Saved entries:

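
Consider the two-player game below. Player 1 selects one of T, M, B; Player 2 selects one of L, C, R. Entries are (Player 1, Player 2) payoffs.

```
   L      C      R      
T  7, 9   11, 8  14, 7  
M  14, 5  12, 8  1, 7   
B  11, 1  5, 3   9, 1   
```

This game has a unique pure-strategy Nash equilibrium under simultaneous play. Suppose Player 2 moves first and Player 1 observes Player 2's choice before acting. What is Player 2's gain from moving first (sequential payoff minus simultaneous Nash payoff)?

0

Solve by backward induction (Player 2 leads).
- L → Player 1 plays M (best of 7, 14, 11); Player 2 gets 5.
- C → Player 1 plays M (best of 11, 12, 5); Player 2 gets 8.
- R → Player 1 plays T (best of 14, 1, 9); Player 2 gets 7.
Maximizing over 5, 8, 7, Player 2 chooses C. Subgame-perfect outcome: (M, C) with payoffs (12, 8).
Under simultaneous play:
Player 1's best replies: L→M; C→M; R→T.
Player 2's best replies: T→L; M→C; B→C.
The unique mutual best reply is (M, C), giving (12, 8).
Player 2's commitment gain: 8 − 8 = 0.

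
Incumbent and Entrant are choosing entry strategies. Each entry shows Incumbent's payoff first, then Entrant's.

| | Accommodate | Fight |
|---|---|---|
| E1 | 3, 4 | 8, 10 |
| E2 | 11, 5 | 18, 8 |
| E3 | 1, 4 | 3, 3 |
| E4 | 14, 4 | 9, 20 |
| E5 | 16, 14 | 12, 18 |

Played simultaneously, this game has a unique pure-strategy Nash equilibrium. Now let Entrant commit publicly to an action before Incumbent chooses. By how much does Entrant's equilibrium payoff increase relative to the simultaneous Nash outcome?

Backward induction with Entrant moving first.
- Accommodate → Incumbent plays E5 (best of 3, 11, 1, 14, 16); Entrant gets 14.
- Fight → Incumbent plays E2 (best of 8, 18, 3, 9, 12); Entrant gets 8.
Among 14, 8, the best is 14 at Accommodate. Subgame-perfect outcome: (E5, Accommodate) with payoffs (16, 14).
For the simultaneous game, intersect best replies.
Incumbent's best replies: Accommodate→E5; Fight→E2.
Entrant's best replies: E1→Fight; E2→Fight; E3→Accommodate; E4→Fight; E5→Fight.
Only (E2, Fight) has each player best-responding; Nash payoffs (18, 8).
Entrant's commitment gain: 14 − 8 = 6.

6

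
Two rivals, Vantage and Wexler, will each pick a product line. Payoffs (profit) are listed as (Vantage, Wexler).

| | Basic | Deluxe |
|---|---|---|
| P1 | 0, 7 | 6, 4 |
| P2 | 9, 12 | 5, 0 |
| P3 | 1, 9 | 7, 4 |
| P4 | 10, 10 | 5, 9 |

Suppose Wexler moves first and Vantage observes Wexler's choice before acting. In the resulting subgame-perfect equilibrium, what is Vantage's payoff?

10

Backward induction with Wexler moving first.
- Basic → Vantage plays P4 (best of 0, 9, 1, 10); Wexler gets 10.
- Deluxe → Vantage plays P3 (best of 6, 5, 7, 5); Wexler gets 4.
Wexler's induced payoffs are 10, 4, so Wexler commits to Basic. Subgame-perfect outcome: (P4, Basic) with payoffs (10, 10).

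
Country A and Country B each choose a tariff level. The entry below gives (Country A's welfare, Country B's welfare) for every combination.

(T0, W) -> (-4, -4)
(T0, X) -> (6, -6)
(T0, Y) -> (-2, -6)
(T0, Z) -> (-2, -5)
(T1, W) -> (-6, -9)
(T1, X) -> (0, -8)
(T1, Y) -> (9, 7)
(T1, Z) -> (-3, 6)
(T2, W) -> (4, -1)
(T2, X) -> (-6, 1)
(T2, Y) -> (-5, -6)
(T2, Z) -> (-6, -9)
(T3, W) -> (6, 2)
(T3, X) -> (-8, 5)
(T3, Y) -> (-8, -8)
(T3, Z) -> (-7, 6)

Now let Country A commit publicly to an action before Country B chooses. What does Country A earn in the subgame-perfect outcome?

Backward induction with Country A moving first.
- T0: BR = W, leader payoff -4.
- T1: BR = Y, leader payoff 9.
- T2: BR = X, leader payoff -6.
- T3: BR = Z, leader payoff -7.
Maximizing over -4, 9, -6, -7, Country A chooses T1. Subgame-perfect outcome: (T1, Y) with payoffs (9, 7).

9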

§ What the task requires
Set out exactly the run of lines that begins at the line holding "(T0, X) -> (6, -6)" and ends at the last line of the data.

§ Answer below
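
(T0, X) -> (6, -6)
(T0, Y) -> (-2, -6)
(T0, Z) -> (-2, -5)
(T1, W) -> (-6, -9)
(T1, X) -> (0, -8)
(T1, Y) -> (9, 7)
(T1, Z) -> (-3, 6)
(T2, W) -> (4, -1)
(T2, X) -> (-6, 1)
(T2, Y) -> (-5, -6)
(T2, Z) -> (-6, -9)
(T3, W) -> (6, 2)
(T3, X) -> (-8, 5)
(T3, Y) -> (-8, -8)
(T3, Z) -> (-7, 6)

Now let Country A commit publicly to an action before Country B chooses. What does Country A earn in the subgame-perfect outcome?

Backward induction with Country A moving first.
- T0: BR = W, leader payoff -4.
- T1: BR = Y, leader payoff 9.
- T2: BR = X, leader payoff -6.
- T3: BR = Z, leader payoff -7.
Maximizing over -4, 9, -6, -7, Country A chooses T1. Subgame-perfect outcome: (T1, Y) with payoffs (9, 7).

9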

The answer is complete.